--- Dataset content ---
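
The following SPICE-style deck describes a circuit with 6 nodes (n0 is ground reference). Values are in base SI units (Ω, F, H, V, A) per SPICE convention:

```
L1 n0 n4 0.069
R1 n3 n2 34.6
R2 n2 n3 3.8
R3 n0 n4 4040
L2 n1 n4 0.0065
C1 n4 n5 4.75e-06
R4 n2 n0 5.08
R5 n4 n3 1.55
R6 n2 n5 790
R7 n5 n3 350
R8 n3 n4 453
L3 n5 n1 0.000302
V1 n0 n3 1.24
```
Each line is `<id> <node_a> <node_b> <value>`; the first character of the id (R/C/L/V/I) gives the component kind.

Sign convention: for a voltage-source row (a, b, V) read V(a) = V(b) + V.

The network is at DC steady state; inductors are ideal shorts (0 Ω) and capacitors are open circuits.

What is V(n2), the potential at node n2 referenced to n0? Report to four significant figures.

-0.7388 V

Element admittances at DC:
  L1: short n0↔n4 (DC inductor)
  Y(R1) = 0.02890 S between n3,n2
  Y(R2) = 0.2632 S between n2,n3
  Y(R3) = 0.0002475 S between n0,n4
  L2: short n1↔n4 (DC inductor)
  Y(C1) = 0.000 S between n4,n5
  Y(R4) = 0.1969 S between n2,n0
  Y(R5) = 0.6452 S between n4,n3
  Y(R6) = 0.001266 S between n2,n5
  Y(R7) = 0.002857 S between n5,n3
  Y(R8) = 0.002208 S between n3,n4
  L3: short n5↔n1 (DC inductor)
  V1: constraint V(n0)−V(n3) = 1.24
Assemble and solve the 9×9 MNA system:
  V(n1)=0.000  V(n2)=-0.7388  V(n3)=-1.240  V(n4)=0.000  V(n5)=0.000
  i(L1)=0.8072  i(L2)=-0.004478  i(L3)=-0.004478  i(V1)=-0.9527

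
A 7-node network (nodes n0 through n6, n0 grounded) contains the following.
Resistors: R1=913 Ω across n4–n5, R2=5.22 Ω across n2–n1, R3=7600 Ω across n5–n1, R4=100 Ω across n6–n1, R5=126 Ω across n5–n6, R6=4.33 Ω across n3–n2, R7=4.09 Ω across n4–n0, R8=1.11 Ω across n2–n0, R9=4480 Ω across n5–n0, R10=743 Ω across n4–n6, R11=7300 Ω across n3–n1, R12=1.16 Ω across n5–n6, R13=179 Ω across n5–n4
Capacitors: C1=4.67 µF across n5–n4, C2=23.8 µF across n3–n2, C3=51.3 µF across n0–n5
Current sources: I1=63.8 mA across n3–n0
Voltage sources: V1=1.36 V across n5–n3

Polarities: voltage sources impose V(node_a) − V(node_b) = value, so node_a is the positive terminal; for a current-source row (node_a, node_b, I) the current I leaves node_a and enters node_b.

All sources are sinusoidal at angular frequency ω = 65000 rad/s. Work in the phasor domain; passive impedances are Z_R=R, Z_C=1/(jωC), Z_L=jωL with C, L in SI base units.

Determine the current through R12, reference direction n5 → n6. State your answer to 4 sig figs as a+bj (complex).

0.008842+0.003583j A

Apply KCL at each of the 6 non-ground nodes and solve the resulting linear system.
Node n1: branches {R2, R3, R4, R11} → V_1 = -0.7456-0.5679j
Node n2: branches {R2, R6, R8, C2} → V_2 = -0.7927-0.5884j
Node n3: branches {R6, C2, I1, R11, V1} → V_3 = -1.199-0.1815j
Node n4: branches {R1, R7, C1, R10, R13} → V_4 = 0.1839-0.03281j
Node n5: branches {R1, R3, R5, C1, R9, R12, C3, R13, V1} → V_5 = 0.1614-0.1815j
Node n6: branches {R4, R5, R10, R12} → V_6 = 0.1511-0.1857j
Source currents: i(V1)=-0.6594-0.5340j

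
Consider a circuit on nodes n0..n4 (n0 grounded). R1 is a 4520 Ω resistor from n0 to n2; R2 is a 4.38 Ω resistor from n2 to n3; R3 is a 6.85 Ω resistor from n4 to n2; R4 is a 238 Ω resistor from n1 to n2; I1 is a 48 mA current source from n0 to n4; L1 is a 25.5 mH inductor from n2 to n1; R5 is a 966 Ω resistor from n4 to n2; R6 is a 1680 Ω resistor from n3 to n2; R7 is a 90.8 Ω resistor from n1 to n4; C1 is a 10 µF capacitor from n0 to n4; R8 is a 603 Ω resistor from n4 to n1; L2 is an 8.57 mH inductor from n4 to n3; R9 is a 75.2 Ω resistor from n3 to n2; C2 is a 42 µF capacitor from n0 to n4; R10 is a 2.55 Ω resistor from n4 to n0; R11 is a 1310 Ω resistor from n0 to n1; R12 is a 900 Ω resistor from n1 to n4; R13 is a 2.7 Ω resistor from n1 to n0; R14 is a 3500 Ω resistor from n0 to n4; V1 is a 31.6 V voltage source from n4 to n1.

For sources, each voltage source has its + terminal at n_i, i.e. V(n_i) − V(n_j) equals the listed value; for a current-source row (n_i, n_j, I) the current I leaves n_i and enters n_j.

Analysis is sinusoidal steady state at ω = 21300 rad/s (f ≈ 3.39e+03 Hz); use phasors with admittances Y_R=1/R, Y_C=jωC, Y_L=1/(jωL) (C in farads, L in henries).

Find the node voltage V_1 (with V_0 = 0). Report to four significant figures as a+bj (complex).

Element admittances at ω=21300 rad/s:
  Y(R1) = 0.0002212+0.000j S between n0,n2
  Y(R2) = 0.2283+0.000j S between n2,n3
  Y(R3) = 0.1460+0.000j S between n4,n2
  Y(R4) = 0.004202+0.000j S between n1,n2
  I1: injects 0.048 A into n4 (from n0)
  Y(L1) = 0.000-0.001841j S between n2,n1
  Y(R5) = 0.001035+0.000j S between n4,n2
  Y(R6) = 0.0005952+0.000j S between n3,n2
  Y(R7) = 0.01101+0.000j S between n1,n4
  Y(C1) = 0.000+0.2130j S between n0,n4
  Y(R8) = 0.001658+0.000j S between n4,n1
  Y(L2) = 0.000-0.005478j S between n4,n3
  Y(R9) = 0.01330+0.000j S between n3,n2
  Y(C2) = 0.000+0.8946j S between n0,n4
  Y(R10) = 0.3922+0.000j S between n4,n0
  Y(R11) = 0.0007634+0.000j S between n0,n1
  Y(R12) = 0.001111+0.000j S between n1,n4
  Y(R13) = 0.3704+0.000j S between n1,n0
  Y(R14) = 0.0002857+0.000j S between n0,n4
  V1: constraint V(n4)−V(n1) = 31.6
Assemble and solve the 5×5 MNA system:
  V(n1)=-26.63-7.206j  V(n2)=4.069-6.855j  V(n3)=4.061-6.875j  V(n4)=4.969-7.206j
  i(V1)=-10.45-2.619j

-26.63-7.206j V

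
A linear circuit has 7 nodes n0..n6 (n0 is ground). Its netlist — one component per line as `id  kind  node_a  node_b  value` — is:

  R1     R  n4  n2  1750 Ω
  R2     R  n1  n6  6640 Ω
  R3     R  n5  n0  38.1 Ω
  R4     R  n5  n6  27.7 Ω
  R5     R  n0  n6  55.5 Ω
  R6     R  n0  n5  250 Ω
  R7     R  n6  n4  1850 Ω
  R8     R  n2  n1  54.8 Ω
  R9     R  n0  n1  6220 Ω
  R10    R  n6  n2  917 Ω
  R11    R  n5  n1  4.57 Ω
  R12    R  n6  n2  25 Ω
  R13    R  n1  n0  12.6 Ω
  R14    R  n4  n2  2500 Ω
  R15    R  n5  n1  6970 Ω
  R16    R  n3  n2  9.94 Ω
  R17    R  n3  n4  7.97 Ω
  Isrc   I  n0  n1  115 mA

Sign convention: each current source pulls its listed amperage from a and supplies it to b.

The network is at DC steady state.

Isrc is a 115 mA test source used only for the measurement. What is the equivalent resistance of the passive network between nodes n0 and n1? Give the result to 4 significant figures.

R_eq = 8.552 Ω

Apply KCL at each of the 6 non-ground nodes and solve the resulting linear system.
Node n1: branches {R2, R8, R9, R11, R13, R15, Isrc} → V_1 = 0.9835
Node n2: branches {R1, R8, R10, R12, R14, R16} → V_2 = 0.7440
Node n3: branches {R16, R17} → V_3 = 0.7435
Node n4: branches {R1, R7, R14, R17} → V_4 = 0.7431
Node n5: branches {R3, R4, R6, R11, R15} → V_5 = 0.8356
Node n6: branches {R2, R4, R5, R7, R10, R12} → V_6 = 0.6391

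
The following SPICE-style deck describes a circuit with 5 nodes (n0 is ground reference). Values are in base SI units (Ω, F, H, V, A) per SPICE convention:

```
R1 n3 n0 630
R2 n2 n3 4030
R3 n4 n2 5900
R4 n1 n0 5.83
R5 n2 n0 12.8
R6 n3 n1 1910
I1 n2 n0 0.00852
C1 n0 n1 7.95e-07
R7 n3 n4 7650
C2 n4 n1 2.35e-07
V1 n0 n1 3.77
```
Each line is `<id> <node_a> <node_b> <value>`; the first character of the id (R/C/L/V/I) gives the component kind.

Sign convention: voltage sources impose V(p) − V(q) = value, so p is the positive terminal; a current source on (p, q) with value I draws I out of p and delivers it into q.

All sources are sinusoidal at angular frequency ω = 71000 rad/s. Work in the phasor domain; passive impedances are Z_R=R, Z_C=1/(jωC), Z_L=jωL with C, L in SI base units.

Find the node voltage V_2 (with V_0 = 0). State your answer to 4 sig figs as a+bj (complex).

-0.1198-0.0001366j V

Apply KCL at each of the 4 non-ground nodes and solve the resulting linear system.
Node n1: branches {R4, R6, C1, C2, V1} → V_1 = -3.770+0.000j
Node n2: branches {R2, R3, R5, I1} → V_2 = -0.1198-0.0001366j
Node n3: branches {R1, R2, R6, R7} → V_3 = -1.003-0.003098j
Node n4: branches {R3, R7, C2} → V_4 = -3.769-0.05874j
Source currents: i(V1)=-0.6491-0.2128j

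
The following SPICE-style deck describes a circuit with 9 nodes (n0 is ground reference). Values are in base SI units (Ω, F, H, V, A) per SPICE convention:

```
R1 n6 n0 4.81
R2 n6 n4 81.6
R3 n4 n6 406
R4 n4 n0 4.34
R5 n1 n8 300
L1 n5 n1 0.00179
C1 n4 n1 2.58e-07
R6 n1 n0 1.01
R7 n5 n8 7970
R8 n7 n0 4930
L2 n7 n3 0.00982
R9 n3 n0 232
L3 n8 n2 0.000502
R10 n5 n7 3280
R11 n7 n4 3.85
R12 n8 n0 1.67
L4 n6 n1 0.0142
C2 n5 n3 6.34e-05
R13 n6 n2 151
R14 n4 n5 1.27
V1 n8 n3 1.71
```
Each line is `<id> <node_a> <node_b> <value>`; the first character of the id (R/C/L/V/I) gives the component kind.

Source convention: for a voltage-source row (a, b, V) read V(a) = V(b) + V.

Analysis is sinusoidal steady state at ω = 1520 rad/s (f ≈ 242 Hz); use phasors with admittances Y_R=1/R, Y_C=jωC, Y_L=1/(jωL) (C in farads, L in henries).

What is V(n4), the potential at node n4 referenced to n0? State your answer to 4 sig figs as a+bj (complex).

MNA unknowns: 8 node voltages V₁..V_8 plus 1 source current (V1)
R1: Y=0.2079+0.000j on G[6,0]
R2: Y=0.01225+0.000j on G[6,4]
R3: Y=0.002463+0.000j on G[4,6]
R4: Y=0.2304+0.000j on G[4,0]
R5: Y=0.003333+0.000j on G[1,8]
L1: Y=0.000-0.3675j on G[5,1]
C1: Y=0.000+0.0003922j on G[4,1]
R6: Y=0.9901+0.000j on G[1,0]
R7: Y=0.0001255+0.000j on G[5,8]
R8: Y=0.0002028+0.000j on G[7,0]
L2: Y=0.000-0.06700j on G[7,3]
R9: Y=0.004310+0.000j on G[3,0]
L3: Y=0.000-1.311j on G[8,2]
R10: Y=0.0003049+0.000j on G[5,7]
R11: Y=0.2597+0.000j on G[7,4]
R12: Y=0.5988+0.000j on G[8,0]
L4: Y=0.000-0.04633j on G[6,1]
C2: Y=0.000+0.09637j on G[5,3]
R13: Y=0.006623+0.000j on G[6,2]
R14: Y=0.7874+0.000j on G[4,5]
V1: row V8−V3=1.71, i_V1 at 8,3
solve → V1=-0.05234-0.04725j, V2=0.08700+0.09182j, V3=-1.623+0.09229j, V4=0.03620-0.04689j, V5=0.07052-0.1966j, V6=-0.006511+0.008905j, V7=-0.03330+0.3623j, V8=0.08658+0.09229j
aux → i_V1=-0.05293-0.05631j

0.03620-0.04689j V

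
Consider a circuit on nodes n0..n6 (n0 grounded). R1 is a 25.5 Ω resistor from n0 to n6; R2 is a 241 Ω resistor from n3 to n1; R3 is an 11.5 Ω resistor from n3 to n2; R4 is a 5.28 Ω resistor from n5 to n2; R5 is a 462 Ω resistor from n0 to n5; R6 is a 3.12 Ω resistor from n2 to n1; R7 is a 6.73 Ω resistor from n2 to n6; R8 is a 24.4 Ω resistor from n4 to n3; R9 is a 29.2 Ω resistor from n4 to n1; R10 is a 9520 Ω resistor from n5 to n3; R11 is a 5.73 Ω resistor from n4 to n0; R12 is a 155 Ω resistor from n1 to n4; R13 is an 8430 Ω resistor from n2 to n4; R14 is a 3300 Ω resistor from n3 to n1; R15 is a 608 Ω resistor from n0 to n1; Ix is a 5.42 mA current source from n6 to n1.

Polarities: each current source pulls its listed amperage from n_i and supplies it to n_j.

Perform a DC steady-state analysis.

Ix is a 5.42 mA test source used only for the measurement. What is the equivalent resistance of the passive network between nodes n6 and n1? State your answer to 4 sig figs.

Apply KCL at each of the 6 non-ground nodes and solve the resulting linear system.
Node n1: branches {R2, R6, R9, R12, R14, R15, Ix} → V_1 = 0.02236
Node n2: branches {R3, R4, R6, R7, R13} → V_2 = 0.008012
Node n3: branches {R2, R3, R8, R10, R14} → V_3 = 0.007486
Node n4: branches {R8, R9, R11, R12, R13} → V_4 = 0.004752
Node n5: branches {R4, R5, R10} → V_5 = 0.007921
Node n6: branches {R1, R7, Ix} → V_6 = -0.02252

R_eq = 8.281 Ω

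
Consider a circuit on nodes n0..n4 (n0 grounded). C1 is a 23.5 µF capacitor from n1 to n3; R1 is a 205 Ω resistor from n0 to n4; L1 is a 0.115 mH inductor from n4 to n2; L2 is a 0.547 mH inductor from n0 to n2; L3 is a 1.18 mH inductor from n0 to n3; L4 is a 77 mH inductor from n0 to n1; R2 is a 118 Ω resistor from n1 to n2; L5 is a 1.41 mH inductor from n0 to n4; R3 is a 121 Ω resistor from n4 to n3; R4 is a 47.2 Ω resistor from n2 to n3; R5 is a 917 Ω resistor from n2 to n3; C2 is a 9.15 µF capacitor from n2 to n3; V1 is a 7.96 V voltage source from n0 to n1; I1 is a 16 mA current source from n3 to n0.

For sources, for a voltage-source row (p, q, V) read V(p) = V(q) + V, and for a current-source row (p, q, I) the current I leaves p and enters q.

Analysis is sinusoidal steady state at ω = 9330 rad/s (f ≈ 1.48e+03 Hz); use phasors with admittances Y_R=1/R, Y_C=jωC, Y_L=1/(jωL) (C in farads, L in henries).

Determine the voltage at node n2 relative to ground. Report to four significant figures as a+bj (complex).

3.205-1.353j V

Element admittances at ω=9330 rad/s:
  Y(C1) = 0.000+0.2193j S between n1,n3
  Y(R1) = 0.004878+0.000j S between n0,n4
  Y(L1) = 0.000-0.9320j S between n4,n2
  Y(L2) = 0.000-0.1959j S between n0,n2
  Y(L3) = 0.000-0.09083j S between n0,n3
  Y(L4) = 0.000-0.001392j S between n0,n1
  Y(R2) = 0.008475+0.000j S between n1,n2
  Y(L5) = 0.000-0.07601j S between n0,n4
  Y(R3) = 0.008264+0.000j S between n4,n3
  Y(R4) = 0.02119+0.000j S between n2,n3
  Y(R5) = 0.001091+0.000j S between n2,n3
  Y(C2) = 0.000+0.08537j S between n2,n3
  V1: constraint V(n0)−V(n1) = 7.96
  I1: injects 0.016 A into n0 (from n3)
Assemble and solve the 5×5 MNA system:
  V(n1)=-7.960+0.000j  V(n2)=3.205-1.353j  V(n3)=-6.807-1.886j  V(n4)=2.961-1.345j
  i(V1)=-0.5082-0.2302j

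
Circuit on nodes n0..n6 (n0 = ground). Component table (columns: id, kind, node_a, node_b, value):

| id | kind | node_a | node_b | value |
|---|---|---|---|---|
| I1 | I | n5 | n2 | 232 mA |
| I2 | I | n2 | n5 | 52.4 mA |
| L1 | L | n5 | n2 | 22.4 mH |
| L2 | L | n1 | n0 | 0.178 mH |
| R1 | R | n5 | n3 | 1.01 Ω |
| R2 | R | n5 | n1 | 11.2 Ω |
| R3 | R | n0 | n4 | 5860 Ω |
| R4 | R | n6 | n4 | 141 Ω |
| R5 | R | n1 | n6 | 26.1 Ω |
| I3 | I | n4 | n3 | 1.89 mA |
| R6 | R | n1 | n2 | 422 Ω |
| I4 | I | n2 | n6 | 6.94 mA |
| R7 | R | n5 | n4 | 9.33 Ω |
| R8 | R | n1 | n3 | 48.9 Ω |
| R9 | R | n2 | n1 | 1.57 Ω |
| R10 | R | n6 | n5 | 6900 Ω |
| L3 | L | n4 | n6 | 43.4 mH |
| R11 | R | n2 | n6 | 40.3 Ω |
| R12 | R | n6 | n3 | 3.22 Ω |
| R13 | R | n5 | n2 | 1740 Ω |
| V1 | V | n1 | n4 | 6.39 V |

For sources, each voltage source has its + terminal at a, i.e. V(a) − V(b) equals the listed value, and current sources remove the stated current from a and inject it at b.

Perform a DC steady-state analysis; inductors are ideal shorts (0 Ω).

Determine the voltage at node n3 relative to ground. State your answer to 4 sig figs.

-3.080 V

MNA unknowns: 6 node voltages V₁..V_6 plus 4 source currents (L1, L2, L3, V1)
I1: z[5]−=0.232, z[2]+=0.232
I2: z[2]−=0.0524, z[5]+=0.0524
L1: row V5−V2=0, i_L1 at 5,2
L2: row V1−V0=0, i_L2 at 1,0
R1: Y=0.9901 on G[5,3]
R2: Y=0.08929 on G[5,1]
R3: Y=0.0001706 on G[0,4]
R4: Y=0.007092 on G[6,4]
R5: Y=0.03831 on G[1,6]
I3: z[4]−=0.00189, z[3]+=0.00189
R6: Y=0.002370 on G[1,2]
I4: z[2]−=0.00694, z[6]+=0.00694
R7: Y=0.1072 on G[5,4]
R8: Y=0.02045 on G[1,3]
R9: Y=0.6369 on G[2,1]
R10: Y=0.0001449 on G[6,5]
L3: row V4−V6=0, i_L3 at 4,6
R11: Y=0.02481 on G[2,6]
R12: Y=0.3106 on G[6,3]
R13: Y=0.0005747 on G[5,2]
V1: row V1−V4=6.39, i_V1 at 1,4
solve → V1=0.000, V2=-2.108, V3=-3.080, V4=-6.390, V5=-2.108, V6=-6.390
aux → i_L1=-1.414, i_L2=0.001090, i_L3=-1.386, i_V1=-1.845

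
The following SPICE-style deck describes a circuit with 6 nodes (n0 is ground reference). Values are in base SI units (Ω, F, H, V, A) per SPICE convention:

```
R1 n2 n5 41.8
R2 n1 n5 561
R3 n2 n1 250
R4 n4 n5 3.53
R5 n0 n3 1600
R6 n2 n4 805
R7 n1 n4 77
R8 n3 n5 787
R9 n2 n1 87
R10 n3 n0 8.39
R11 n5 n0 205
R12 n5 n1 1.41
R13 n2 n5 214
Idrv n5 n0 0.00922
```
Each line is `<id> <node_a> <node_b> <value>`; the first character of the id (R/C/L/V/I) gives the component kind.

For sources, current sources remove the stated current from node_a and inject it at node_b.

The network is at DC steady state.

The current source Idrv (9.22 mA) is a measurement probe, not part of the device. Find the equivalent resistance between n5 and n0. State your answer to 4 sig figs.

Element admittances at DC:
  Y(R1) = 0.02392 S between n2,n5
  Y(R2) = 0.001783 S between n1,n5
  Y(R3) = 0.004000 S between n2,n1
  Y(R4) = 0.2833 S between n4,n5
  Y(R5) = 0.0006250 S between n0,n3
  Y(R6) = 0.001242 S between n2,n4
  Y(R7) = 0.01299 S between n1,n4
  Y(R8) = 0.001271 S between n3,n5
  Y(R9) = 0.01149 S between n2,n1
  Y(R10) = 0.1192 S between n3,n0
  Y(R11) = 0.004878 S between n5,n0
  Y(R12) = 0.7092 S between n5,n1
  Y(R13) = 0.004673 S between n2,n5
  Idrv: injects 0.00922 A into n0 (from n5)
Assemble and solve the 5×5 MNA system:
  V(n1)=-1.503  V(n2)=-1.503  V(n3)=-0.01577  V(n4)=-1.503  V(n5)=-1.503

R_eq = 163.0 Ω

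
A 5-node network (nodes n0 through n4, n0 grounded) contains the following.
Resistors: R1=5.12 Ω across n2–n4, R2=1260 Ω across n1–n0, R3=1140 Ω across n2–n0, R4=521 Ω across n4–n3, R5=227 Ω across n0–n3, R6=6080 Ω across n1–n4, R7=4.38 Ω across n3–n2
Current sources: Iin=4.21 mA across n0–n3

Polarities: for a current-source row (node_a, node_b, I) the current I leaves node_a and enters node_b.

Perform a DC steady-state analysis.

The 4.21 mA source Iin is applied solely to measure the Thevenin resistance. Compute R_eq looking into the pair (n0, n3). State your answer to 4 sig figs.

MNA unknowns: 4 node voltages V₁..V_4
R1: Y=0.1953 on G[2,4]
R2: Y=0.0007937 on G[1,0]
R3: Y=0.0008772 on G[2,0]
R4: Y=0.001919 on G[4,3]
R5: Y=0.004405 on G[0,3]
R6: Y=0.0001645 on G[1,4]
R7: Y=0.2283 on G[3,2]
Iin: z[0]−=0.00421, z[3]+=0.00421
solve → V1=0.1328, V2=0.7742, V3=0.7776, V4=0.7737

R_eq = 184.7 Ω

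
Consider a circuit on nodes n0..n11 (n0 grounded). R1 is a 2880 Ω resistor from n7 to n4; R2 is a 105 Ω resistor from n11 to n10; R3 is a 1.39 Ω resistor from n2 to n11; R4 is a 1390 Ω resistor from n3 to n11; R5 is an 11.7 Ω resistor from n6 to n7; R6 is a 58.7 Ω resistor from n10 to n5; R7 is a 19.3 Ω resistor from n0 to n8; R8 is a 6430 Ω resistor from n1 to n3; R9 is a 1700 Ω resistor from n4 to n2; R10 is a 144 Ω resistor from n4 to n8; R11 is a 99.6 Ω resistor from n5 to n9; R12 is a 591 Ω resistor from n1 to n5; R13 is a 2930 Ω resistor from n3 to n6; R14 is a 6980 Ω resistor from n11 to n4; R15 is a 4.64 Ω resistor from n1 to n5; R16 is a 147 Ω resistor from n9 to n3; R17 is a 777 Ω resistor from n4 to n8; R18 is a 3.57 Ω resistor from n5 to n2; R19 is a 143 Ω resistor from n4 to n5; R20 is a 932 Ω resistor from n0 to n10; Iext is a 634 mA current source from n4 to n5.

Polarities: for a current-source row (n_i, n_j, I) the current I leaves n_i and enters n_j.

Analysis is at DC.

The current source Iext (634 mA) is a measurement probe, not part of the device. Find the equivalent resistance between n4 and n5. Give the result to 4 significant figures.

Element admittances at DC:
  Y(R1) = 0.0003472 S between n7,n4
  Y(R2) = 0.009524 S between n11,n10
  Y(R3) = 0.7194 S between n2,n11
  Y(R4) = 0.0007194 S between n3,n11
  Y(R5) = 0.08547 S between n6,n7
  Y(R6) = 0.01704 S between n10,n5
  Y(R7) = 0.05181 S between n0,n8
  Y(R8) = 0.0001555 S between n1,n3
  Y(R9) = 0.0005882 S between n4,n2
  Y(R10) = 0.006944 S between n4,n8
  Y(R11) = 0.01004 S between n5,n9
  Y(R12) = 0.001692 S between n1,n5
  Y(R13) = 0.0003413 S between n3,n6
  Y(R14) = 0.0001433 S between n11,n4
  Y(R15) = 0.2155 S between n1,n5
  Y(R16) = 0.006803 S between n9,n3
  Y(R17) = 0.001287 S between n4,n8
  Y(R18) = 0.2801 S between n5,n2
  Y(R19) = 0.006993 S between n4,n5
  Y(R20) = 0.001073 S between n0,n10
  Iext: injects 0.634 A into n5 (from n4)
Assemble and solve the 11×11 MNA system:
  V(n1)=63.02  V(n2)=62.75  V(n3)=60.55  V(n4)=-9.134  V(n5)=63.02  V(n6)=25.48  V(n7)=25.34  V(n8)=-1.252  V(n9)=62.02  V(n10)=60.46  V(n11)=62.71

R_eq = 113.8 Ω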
---
● What this task involves: Go through the records above and copy each line where "angular" is found.

● Task answer:
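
All sources are sinusoidal at angular frequency ω = 65000 rad/s. Work in the phasor domain; passive impedances are Z_R=R, Z_C=1/(jωC), Z_L=jωL with C, L in SI base units.
All sources are sinusoidal at angular frequency ω = 71000 rad/s. Work in the phasor domain; passive impedances are Z_R=R, Z_C=1/(jωC), Z_L=jωL with C, L in SI base units.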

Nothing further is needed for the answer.